[Given records Boundary: Start]
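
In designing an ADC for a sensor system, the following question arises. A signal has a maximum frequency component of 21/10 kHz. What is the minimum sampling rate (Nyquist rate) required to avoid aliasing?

By the Nyquist-Shannon sampling theorem,
the minimum sampling rate (Nyquist rate) must be at least 2 * f_max.
Nyquist rate = 2 * 21/10 kHz = 21/5 kHz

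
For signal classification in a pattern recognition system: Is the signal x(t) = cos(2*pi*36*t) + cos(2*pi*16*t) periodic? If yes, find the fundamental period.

f1 = 36 Hz, f2 = 16 Hz
Period T1 = 1/36, T2 = 1/16
Ratio T1/T2 = 16/36, which is rational.
The signal is periodic with fundamental period T = 1/GCD(36,16) = 1/4 s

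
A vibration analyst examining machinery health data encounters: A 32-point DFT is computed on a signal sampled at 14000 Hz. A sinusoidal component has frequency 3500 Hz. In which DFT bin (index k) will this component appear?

DFT frequency resolution = f_s/N = 14000/32 = 875/2 Hz
Bin index k = f_signal / resolution = 3500 / 875/2 = 8
The signal frequency 3500 Hz falls in DFT bin k = 8.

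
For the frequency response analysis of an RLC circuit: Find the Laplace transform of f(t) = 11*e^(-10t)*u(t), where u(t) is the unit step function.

Standard Laplace transform pair:
e^(-at)*u(t) <-> 1/(s+a)
With a = 10: L{11*e^(-10t)*u(t)} = 11/(s+10), ROC: Re(s) > -10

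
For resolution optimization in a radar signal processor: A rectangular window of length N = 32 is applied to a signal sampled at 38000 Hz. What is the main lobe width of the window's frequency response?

For a rectangular window of length N,
the main lobe width in frequency is 2*f_s/N.
= 2*38000/32 = 2375 Hz
This determines the minimum frequency separation for resolving two sinusoids.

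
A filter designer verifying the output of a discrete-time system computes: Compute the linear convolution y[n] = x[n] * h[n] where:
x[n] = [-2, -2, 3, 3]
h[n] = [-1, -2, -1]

y[n] = sum_k x[k]*h[n-k]. Output length = len(x) + len(h) - 1 = 4 + 3 - 1 = 6.
y[0] = -2*-1 = 2
y[1] = -2*-1 + -2*-2 = 6
y[2] = 3*-1 + -2*-2 + -2*-1 = 3
y[3] = 3*-1 + 3*-2 + -2*-1 = -7
y[4] = 3*-2 + 3*-1 = -9
y[5] = 3*-1 = -3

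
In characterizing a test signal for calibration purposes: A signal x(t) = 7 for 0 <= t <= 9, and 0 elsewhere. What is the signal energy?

Energy = integral of |x(t)|^2 dt over the signal duration
= 7^2 * 9 = 49 * 9 = 441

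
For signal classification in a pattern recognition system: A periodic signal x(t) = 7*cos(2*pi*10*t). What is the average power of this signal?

Average power of A*cos(wt) is A^2/2.
P = 7^2 / 2 = 49/2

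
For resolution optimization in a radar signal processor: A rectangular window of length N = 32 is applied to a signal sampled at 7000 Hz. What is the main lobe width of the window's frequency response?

For a rectangular window of length N,
the main lobe width in frequency is 2*f_s/N.
= 2*7000/32 = 875/2 Hz
This determines the minimum frequency separation for resolving two sinusoids.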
[Given records Boundary: End]
→ **Your objective**
All the lines above should appear again in the answer, exactly as written.

→ **Answer for the task**
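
In designing an ADC for a sensor system, the following question arises. A signal has a maximum frequency component of 21/10 kHz. What is the minimum sampling rate (Nyquist rate) required to avoid aliasing?

By the Nyquist-Shannon sampling theorem,
the minimum sampling rate (Nyquist rate) must be at least 2 * f_max.
Nyquist rate = 2 * 21/10 kHz = 21/5 kHz

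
For signal classification in a pattern recognition system: Is the signal x(t) = cos(2*pi*36*t) + cos(2*pi*16*t) periodic? If yes, find the fundamental period.

f1 = 36 Hz, f2 = 16 Hz
Period T1 = 1/36, T2 = 1/16
Ratio T1/T2 = 16/36, which is rational.
The signal is periodic with fundamental period T = 1/GCD(36,16) = 1/4 s

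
A vibration analyst examining machinery health data encounters: A 32-point DFT is computed on a signal sampled at 14000 Hz. A sinusoidal component has frequency 3500 Hz. In which DFT bin (index k) will this component appear?

DFT frequency resolution = f_s/N = 14000/32 = 875/2 Hz
Bin index k = f_signal / resolution = 3500 / 875/2 = 8
The signal frequency 3500 Hz falls in DFT bin k = 8.

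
For the frequency response analysis of an RLC circuit: Find the Laplace transform of f(t) = 11*e^(-10t)*u(t), where u(t) is the unit step function.

Standard Laplace transform pair:
e^(-at)*u(t) <-> 1/(s+a)
With a = 10: L{11*e^(-10t)*u(t)} = 11/(s+10), ROC: Re(s) > -10

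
For resolution optimization in a radar signal processor: A rectangular window of length N = 32 is applied to a signal sampled at 38000 Hz. What is the main lobe width of the window's frequency response?

For a rectangular window of length N,
the main lobe width in frequency is 2*f_s/N.
= 2*38000/32 = 2375 Hz
This determines the minimum frequency separation for resolving two sinusoids.

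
A filter designer verifying the output of a discrete-time system computes: Compute the linear convolution y[n] = x[n] * h[n] where:
x[n] = [-2, -2, 3, 3]
h[n] = [-1, -2, -1]

y[n] = sum_k x[k]*h[n-k]. Output length = len(x) + len(h) - 1 = 4 + 3 - 1 = 6.
y[0] = -2*-1 = 2
y[1] = -2*-1 + -2*-2 = 6
y[2] = 3*-1 + -2*-2 + -2*-1 = 3
y[3] = 3*-1 + 3*-2 + -2*-1 = -7
y[4] = 3*-2 + 3*-1 = -9
y[5] = 3*-1 = -3

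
In characterizing a test signal for calibration purposes: A signal x(t) = 7 for 0 <= t <= 9, and 0 elsewhere. What is the signal energy?

Energy = integral of |x(t)|^2 dt over the signal duration
= 7^2 * 9 = 49 * 9 = 441

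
For signal classification in a pattern recognition system: A periodic signal x(t) = 7*cos(2*pi*10*t). What is the average power of this signal?

Average power of A*cos(wt) is A^2/2.
P = 7^2 / 2 = 49/2

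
For resolution optimization in a radar signal processor: A rectangular window of length N = 32 is applied to a signal sampled at 7000 Hz. What is the main lobe width of the window's frequency response?

For a rectangular window of length N,
the main lobe width in frequency is 2*f_s/N.
= 2*7000/32 = 875/2 Hz
This determines the minimum frequency separation for resolving two sinusoids.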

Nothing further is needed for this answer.